Collected data:
● ● ●

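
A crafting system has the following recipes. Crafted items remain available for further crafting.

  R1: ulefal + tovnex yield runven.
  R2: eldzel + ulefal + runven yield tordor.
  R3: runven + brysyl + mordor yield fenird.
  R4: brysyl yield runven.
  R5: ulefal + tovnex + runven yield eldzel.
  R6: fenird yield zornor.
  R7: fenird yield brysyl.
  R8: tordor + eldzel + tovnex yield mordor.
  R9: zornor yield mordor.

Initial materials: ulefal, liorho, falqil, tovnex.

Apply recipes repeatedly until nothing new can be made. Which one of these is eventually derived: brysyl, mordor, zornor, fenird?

Using R1, ulefal and tovnex make runven.
ulefal + tovnex + runven → eldzel (R5).
eldzel + ulefal + runven → tordor (R2).
tordor + eldzel + tovnex → mordor (R8).
zornor would need fenird (R6), but fenird is never obtained. brysyl would need fenird (R7), but fenird is never obtained. fenird would need runven, brysyl, and mordor (R3), but brysyl is never obtained.

mordor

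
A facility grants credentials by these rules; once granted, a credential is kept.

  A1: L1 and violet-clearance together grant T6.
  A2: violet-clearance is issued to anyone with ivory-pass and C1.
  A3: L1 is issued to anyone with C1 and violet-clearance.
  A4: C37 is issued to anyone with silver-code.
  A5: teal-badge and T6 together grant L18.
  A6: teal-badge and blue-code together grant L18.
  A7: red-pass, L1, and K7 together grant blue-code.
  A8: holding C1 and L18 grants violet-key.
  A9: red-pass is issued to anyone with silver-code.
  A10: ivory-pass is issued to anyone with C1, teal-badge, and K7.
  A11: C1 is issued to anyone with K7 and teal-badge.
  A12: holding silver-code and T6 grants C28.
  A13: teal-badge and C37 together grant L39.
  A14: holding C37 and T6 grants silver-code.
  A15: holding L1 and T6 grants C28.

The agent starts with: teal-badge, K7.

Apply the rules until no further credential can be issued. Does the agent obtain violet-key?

Holding K7 and teal-badge grants C1 (A11).
Holding C1, teal-badge, and K7 grants ivory-pass (A10).
Holding ivory-pass and C1 grants violet-clearance (A2).
Holding C1 and violet-clearance grants L1 (A3).
Holding L1 and violet-clearance grants T6 (A1).
Holding teal-badge and T6 grants L18 (A5).
Holding C1 and L18 grants violet-key (A8).

Yes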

● ● ●

◆ Task prompt
Lines from the records above that hold "code" are the ones to list.

◆ Task response
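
  A4: C37 is issued to anyone with silver-code.
  A6: teal-badge and blue-code together grant L18.
  A7: red-pass, L1, and K7 together grant blue-code.
  A9: red-pass is issued to anyone with silver-code.
  A12: holding silver-code and T6 grants C28.
  A14: holding C37 and T6 grants silver-code.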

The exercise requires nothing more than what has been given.